Stored data:

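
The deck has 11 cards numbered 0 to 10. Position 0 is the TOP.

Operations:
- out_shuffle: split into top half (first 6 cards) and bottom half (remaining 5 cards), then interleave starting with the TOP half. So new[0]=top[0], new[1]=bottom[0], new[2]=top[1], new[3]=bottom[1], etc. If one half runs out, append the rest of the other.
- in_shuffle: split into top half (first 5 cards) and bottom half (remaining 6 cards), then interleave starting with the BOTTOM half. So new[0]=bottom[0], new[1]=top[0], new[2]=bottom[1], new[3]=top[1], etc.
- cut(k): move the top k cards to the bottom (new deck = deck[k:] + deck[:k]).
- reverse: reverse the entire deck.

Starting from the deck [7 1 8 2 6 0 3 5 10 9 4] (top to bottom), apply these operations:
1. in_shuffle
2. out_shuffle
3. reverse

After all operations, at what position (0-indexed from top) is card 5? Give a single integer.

Answer: 2

Derivation:
After op 1 (in_shuffle): [0 7 3 1 5 8 10 2 9 6 4]
After op 2 (out_shuffle): [0 10 7 2 3 9 1 6 5 4 8]
After op 3 (reverse): [8 4 5 6 1 9 3 2 7 10 0]
Card 5 is at position 2.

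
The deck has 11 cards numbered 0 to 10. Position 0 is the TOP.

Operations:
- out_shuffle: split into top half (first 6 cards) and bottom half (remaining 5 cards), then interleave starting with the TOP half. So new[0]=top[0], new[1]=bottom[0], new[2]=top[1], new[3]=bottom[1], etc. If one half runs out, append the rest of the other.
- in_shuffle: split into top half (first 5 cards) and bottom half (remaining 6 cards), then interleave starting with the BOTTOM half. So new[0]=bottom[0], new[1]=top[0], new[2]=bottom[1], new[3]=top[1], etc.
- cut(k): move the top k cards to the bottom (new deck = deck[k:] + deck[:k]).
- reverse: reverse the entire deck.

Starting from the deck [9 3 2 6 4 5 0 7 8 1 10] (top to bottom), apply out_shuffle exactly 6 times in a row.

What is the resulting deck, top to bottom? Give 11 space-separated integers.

After op 1 (out_shuffle): [9 0 3 7 2 8 6 1 4 10 5]
After op 2 (out_shuffle): [9 6 0 1 3 4 7 10 2 5 8]
After op 3 (out_shuffle): [9 7 6 10 0 2 1 5 3 8 4]
After op 4 (out_shuffle): [9 1 7 5 6 3 10 8 0 4 2]
After op 5 (out_shuffle): [9 10 1 8 7 0 5 4 6 2 3]
After op 6 (out_shuffle): [9 5 10 4 1 6 8 2 7 3 0]

Answer: 9 5 10 4 1 6 8 2 7 3 0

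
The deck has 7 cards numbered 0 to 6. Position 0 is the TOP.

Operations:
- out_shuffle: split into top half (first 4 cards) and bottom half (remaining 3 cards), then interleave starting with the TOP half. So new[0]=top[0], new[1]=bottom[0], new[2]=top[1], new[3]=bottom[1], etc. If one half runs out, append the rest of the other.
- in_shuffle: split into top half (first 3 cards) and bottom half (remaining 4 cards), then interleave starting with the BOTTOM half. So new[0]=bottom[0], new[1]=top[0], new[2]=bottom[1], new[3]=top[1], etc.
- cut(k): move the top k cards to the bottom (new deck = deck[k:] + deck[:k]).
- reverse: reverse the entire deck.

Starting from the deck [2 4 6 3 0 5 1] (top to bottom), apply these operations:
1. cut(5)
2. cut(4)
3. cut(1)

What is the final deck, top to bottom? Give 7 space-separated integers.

Answer: 3 0 5 1 2 4 6

Derivation:
After op 1 (cut(5)): [5 1 2 4 6 3 0]
After op 2 (cut(4)): [6 3 0 5 1 2 4]
After op 3 (cut(1)): [3 0 5 1 2 4 6]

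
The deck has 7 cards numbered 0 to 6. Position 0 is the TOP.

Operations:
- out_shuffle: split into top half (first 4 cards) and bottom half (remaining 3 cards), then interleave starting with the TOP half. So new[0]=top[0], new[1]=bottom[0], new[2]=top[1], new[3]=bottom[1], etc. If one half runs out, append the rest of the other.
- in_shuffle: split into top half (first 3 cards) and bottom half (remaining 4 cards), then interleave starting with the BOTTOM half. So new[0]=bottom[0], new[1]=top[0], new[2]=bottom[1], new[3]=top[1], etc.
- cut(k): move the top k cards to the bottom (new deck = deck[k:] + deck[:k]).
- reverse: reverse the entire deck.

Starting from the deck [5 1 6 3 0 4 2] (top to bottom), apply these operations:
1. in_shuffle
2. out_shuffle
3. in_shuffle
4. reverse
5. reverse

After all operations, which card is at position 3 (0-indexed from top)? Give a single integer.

After op 1 (in_shuffle): [3 5 0 1 4 6 2]
After op 2 (out_shuffle): [3 4 5 6 0 2 1]
After op 3 (in_shuffle): [6 3 0 4 2 5 1]
After op 4 (reverse): [1 5 2 4 0 3 6]
After op 5 (reverse): [6 3 0 4 2 5 1]
Position 3: card 4.

Answer: 4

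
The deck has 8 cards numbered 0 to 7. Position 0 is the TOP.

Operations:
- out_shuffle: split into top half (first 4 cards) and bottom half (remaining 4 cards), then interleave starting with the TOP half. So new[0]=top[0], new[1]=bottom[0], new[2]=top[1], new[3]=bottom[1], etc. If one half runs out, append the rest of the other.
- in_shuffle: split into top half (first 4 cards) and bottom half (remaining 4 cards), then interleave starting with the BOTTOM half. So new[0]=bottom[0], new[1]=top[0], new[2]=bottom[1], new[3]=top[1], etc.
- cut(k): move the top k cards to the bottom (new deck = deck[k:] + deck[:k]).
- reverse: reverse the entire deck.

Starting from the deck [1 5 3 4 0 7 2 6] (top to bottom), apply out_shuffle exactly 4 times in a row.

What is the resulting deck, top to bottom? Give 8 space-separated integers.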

■ Exercise objective: The entire set of entries, and nothing else, should be set down exactly.

■ Your solution:
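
The deck has 11 cards numbered 0 to 10. Position 0 is the TOP.

Operations:
- out_shuffle: split into top half (first 6 cards) and bottom half (remaining 5 cards), then interleave starting with the TOP half. So new[0]=top[0], new[1]=bottom[0], new[2]=top[1], new[3]=bottom[1], etc. If one half runs out, append the rest of the other.
- in_shuffle: split into top half (first 5 cards) and bottom half (remaining 6 cards), then interleave starting with the BOTTOM half. So new[0]=bottom[0], new[1]=top[0], new[2]=bottom[1], new[3]=top[1], etc.
- cut(k): move the top k cards to the bottom (new deck = deck[k:] + deck[:k]).
- reverse: reverse the entire deck.

Starting from the deck [7 1 8 2 6 0 3 5 10 9 4] (top to bottom), apply these operations:
1. in_shuffle
2. out_shuffle
3. reverse

After all operations, at what position (0-indexed from top) is card 5? Give a single integer.

Answer: 2

Derivation:
After op 1 (in_shuffle): [0 7 3 1 5 8 10 2 9 6 4]
After op 2 (out_shuffle): [0 10 7 2 3 9 1 6 5 4 8]
After op 3 (reverse): [8 4 5 6 1 9 3 2 7 10 0]
Card 5 is at position 2.

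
The deck has 11 cards numbered 0 to 10. Position 0 is the TOP.

Operations:
- out_shuffle: split into top half (first 6 cards) and bottom half (remaining 5 cards), then interleave starting with the TOP half. So new[0]=top[0], new[1]=bottom[0], new[2]=top[1], new[3]=bottom[1], etc. If one half runs out, append the rest of the other.
- in_shuffle: split into top half (first 5 cards) and bottom half (remaining 6 cards), then interleave starting with the BOTTOM half. So new[0]=bottom[0], new[1]=top[0], new[2]=bottom[1], new[3]=top[1], etc.
- cut(k): move the top k cards to the bottom (new deck = deck[k:] + deck[:k]).
- reverse: reverse the entire deck.

Starting from the deck [9 3 2 6 4 5 0 7 8 1 10] (top to bottom), apply out_shuffle exactly 6 times in a row.

What is the resulting deck, top to bottom? Give 11 space-separated integers.

After op 1 (out_shuffle): [9 0 3 7 2 8 6 1 4 10 5]
After op 2 (out_shuffle): [9 6 0 1 3 4 7 10 2 5 8]
After op 3 (out_shuffle): [9 7 6 10 0 2 1 5 3 8 4]
After op 4 (out_shuffle): [9 1 7 5 6 3 10 8 0 4 2]
After op 5 (out_shuffle): [9 10 1 8 7 0 5 4 6 2 3]
After op 6 (out_shuffle): [9 5 10 4 1 6 8 2 7 3 0]

Answer: 9 5 10 4 1 6 8 2 7 3 0

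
The deck has 7 cards numbered 0 to 6. Position 0 is the TOP.

Operations:
- out_shuffle: split into top half (first 4 cards) and bottom half (remaining 3 cards), then interleave starting with the TOP half. So new[0]=top[0], new[1]=bottom[0], new[2]=top[1], new[3]=bottom[1], etc. If one half runs out, append the rest of the other.
- in_shuffle: split into top half (first 3 cards) and bottom half (remaining 4 cards), then interleave starting with the BOTTOM half. So new[0]=bottom[0], new[1]=top[0], new[2]=bottom[1], new[3]=top[1], etc.
- cut(k): move the top k cards to the bottom (new deck = deck[k:] + deck[:k]).
- reverse: reverse the entire deck.

Starting from the deck [2 4 6 3 0 5 1] (top to bottom), apply these operations:
1. cut(5)
2. cut(4)
3. cut(1)

What is the final deck, top to bottom? Give 7 space-separated integers.

Answer: 3 0 5 1 2 4 6

Derivation:
After op 1 (cut(5)): [5 1 2 4 6 3 0]
After op 2 (cut(4)): [6 3 0 5 1 2 4]
After op 3 (cut(1)): [3 0 5 1 2 4 6]

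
The deck has 7 cards numbered 0 to 6. Position 0 is the TOP.

Operations:
- out_shuffle: split into top half (first 4 cards) and bottom half (remaining 3 cards), then interleave starting with the TOP half. So new[0]=top[0], new[1]=bottom[0], new[2]=top[1], new[3]=bottom[1], etc. If one half runs out, append the rest of the other.
- in_shuffle: split into top half (first 3 cards) and bottom half (remaining 4 cards), then interleave starting with the BOTTOM half. So new[0]=bottom[0], new[1]=top[0], new[2]=bottom[1], new[3]=top[1], etc.
- cut(k): move the top k cards to the bottom (new deck = deck[k:] + deck[:k]).
- reverse: reverse the entire deck.

Starting from the deck [5 1 6 3 0 4 2] (top to bottom), apply these operations:
1. in_shuffle
2. out_shuffle
3. in_shuffle
4. reverse
5. reverse

After all operations, which card is at position 3 (0-indexed from top)? Give a single integer.

After op 1 (in_shuffle): [3 5 0 1 4 6 2]
After op 2 (out_shuffle): [3 4 5 6 0 2 1]
After op 3 (in_shuffle): [6 3 0 4 2 5 1]
After op 4 (reverse): [1 5 2 4 0 3 6]
After op 5 (reverse): [6 3 0 4 2 5 1]
Position 3: card 4.

Answer: 4

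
The deck has 8 cards numbered 0 to 7. Position 0 is the TOP.

Operations:
- out_shuffle: split into top half (first 4 cards) and bottom half (remaining 4 cards), then interleave starting with the TOP half. So new[0]=top[0], new[1]=bottom[0], new[2]=top[1], new[3]=bottom[1], etc. If one half runs out, append the rest of the other.
- in_shuffle: split into top half (first 4 cards) and bottom half (remaining 4 cards), then interleave starting with the BOTTOM half. So new[0]=bottom[0], new[1]=top[0], new[2]=bottom[1], new[3]=top[1], etc.
- cut(k): move the top k cards to the bottom (new deck = deck[k:] + deck[:k]).
- reverse: reverse the entire deck.

Starting from the deck [1 5 3 4 0 7 2 6] (top to bottom), apply out_shuffle exactly 4 times in a row.

What is the resulting deck, top to bottom? Give 8 space-separated integers.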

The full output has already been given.